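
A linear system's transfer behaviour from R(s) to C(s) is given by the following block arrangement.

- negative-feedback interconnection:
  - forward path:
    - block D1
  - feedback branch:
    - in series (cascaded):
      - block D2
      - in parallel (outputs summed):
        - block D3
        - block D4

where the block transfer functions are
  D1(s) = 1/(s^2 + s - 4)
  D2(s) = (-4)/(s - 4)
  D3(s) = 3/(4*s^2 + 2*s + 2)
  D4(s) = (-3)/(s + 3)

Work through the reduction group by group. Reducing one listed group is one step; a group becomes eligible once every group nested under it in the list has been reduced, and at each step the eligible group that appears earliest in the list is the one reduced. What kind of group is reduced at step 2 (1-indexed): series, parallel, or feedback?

Step 1. add D3, D4 (parallel)
Step 2. multiply D2, (D3+D4) (series)
Step 3. collapse the loop (D1 forward, (D2*(D3+D4)) return)
So the answer for step 2 is series.

Final answer: series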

——

- [ACTIVITY]:
Retype the records above from the very first line down to the line with "D4(s) = (-3)/(s + 3)", keeping both of those lines. Include nothing beyond them.

- [WRITTEN RESPONSE]:
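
A linear system's transfer behaviour from R(s) to C(s) is given by the following block arrangement.

- negative-feedback interconnection:
  - forward path:
    - block D1
  - feedback branch:
    - in series (cascaded):
      - block D2
      - in parallel (outputs summed):
        - block D3
        - block D4

where the block transfer functions are
  D1(s) = 1/(s^2 + s - 4)
  D2(s) = (-4)/(s - 4)
  D3(s) = 3/(4*s^2 + 2*s + 2)
  D4(s) = (-3)/(s + 3)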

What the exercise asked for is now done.